**TASK OBJECTIVE**
From the line with "of radius 6.37" to the final line of the records, every line is to be duplicated exactly, both of those lines included.

··· DATA SECTION

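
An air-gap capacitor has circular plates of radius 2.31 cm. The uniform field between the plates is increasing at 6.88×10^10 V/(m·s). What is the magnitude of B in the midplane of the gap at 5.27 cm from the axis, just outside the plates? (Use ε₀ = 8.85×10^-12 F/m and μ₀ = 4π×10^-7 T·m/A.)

3.87×10^-9 T

Total displacement current: I_d = ε₀(πR²)(dE/dt) = (8.85×10^-12)(1.676×10^-3)(6.88×10^10) = 1.020×10^-3 A.
For r ≥ R the full I_d is enclosed: B = μ₀ I_d/(2πr) = (4π×10^-7)(1.020×10^-3)/(2π·0.0527) = 3.87×10^-9 T.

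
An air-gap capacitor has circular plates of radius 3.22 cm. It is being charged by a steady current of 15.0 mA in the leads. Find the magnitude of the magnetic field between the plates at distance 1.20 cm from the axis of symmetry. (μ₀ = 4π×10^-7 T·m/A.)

3.47×10^-8 T

No conduction current crosses the gap, so I_d there equals the 0.0150 A in the leads.
An Ampèrian loop of radius r encloses a fraction (r/R)² of I_d. Then B·2πr = μ₀ I_d (r/R)², giving B = μ₀ I_d r/(2πR²) = 3.47×10^-8 T.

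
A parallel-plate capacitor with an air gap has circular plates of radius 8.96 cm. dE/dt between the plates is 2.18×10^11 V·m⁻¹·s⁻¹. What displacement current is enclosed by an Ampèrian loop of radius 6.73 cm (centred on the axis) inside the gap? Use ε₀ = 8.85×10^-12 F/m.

Total displacement current: I_d = ε₀(πR²)(dE/dt) = (8.85×10^-12)(0.02522)(2.18×10^11) = 0.04866 A.
Since J_d is uniform, the enclosed fraction is (r/R)² = 0.5642, giving I_d,enc = 0.0275 A.

0.0275 A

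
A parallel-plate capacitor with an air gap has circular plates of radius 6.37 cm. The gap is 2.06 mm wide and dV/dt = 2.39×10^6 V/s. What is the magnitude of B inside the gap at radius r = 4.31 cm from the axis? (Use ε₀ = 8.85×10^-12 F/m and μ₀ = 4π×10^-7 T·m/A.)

dE/dt = (dV/dt)/d = 1.160×10^9 V/(m·s); I_d = ε₀(πR²)(dE/dt) = (8.85×10^-12)(0.01275)(1.160×10^9) = 1.309×10^-4 A.
For r < R the Ampère–Maxwell law gives B(2πr) = μ₀ I_d (r²/R²), so B = μ₀ I_d r/(2πR²) = (4π×10^-7)(1.309×10^-4)(0.0431)/(2π·0.0637²) = 2.78×10^-10 T.

2.78×10^-10 T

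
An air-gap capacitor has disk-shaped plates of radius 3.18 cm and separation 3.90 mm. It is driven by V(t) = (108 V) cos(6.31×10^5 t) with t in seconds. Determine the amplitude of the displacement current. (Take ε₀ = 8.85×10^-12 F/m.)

4.91×10^-4 A

C = ε₀A/d = (8.85×10^-12)(3.177×10^-3)/(3.90×10^-3) = 7.209×10^-12 F; ω = 6.31×10^5 rad/s.
I_d = C dV/dt, so |I_d|_max = C V₀ ω = (7.209×10^-12)(108)(6.31×10^5) = 4.91×10^-4 A.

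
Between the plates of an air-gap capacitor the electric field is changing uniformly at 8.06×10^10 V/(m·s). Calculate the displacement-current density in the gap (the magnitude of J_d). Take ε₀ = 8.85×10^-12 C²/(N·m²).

The displacement-current density is ε₀ ∂E/∂t = (8.85×10^-12)(8.06×10^10) = 0.713 A/m².

0.713 A/m²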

······

**EXERCISE OUTPUT**
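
A parallel-plate capacitor with an air gap has circular plates of radius 6.37 cm. The gap is 2.06 mm wide and dV/dt = 2.39×10^6 V/s. What is the magnitude of B inside the gap at radius r = 4.31 cm from the axis? (Use ε₀ = 8.85×10^-12 F/m and μ₀ = 4π×10^-7 T·m/A.)

dE/dt = (dV/dt)/d = 1.160×10^9 V/(m·s); I_d = ε₀(πR²)(dE/dt) = (8.85×10^-12)(0.01275)(1.160×10^9) = 1.309×10^-4 A.
For r < R the Ampère–Maxwell law gives B(2πr) = μ₀ I_d (r²/R²), so B = μ₀ I_d r/(2πR²) = (4π×10^-7)(1.309×10^-4)(0.0431)/(2π·0.0637²) = 2.78×10^-10 T.

2.78×10^-10 T

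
An air-gap capacitor has disk-shaped plates of radius 3.18 cm and separation 3.90 mm. It is driven by V(t) = (108 V) cos(6.31×10^5 t) with t in seconds. Determine the amplitude of the displacement current. (Take ε₀ = 8.85×10^-12 F/m.)

4.91×10^-4 A

C = ε₀A/d = (8.85×10^-12)(3.177×10^-3)/(3.90×10^-3) = 7.209×10^-12 F; ω = 6.31×10^5 rad/s.
I_d = C dV/dt, so |I_d|_max = C V₀ ω = (7.209×10^-12)(108)(6.31×10^5) = 4.91×10^-4 A.

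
Between the plates of an air-gap capacitor the electric field is changing uniformly at 8.06×10^10 V/(m·s). Calculate the displacement-current density in the gap (the magnitude of J_d). Take ε₀ = 8.85×10^-12 C²/(N·m²).

The displacement-current density is ε₀ ∂E/∂t = (8.85×10^-12)(8.06×10^10) = 0.713 A/m².

0.713 A/m²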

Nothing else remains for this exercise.